What the task requires:
Only one stretch of the records below should be repeated. It starts with the line containing "((-10/9, 9/5] ×" and goes on through the line containing "ℤ × [7/5, √7)) = (ℤ", exactly as written.

[Saved entries]
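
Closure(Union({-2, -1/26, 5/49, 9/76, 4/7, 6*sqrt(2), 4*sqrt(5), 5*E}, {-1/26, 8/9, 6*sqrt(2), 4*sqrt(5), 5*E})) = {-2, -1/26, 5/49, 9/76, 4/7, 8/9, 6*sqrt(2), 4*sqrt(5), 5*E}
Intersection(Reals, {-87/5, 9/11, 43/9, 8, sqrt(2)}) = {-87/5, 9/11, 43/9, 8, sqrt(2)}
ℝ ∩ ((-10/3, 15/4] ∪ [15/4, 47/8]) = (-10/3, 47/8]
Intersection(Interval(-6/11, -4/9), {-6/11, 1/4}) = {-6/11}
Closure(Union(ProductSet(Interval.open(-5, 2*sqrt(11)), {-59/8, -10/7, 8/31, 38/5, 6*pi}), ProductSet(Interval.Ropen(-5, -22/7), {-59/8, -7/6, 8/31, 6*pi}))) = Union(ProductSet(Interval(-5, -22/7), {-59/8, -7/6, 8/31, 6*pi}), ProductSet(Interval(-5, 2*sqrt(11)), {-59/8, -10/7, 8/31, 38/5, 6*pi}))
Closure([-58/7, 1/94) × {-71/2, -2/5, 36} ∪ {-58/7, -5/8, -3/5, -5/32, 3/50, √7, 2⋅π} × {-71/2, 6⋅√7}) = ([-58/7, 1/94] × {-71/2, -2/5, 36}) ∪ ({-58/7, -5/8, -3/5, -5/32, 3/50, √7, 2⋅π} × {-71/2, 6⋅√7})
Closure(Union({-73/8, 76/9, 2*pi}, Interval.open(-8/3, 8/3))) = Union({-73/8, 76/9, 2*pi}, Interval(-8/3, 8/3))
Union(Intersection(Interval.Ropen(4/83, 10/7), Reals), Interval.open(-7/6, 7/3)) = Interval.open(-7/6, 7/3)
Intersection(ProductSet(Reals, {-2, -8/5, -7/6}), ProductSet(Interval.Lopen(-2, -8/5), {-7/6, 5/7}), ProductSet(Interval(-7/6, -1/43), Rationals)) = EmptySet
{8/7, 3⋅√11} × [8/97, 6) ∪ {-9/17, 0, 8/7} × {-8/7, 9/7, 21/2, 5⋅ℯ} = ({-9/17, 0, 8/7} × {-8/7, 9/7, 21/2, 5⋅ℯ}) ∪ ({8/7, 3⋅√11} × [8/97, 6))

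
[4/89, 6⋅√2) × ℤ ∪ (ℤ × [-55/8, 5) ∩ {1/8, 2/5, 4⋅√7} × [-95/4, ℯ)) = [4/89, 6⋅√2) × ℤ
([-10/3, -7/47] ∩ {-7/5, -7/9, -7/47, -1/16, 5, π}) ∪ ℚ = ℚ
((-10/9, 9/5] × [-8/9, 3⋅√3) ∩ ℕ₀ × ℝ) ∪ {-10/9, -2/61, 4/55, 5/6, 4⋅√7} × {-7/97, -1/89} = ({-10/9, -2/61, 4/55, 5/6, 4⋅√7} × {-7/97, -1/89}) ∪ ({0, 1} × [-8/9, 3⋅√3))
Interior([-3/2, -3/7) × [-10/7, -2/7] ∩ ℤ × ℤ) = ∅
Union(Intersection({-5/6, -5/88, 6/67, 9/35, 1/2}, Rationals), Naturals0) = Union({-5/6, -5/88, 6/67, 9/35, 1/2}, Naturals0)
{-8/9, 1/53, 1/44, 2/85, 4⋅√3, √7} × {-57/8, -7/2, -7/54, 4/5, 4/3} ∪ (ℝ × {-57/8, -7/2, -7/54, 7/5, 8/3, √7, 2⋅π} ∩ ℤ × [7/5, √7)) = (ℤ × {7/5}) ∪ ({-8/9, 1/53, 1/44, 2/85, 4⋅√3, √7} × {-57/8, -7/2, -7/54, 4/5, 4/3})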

...

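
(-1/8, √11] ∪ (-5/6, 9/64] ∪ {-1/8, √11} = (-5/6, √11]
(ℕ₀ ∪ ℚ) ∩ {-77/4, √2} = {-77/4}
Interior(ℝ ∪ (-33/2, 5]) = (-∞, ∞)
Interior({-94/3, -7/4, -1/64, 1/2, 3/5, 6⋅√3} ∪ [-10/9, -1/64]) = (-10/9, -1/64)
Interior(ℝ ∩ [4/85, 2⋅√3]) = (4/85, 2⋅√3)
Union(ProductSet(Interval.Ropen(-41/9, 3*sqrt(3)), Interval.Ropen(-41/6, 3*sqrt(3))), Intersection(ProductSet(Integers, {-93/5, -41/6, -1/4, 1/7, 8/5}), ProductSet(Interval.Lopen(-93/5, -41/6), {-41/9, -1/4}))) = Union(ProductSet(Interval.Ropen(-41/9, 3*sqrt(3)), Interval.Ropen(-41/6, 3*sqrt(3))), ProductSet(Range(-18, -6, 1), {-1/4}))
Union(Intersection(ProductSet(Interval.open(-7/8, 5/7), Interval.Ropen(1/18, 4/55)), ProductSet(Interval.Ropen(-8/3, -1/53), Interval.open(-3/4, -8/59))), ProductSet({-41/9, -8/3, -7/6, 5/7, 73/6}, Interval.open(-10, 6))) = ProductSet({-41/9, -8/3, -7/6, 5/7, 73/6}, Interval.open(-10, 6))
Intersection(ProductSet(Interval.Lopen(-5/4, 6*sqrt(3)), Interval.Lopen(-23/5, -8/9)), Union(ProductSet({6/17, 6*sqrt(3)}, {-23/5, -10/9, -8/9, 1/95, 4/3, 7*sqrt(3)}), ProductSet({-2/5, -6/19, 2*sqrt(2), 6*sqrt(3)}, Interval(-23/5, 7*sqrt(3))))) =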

Solution to the exercise:
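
((-10/9, 9/5] × [-8/9, 3⋅√3) ∩ ℕ₀ × ℝ) ∪ {-10/9, -2/61, 4/55, 5/6, 4⋅√7} × {-7/97, -1/89} = ({-10/9, -2/61, 4/55, 5/6, 4⋅√7} × {-7/97, -1/89}) ∪ ({0, 1} × [-8/9, 3⋅√3))
Interior([-3/2, -3/7) × [-10/7, -2/7] ∩ ℤ × ℤ) = ∅
Union(Intersection({-5/6, -5/88, 6/67, 9/35, 1/2}, Rationals), Naturals0) = Union({-5/6, -5/88, 6/67, 9/35, 1/2}, Naturals0)
{-8/9, 1/53, 1/44, 2/85, 4⋅√3, √7} × {-57/8, -7/2, -7/54, 4/5, 4/3} ∪ (ℝ × {-57/8, -7/2, -7/54, 7/5, 8/3, √7, 2⋅π} ∩ ℤ × [7/5, √7)) = (ℤ × {7/5}) ∪ ({-8/9, 1/53, 1/44, 2/85, 4⋅√3, √7} × {-57/8, -7/2, -7/54, 4/5, 4/3})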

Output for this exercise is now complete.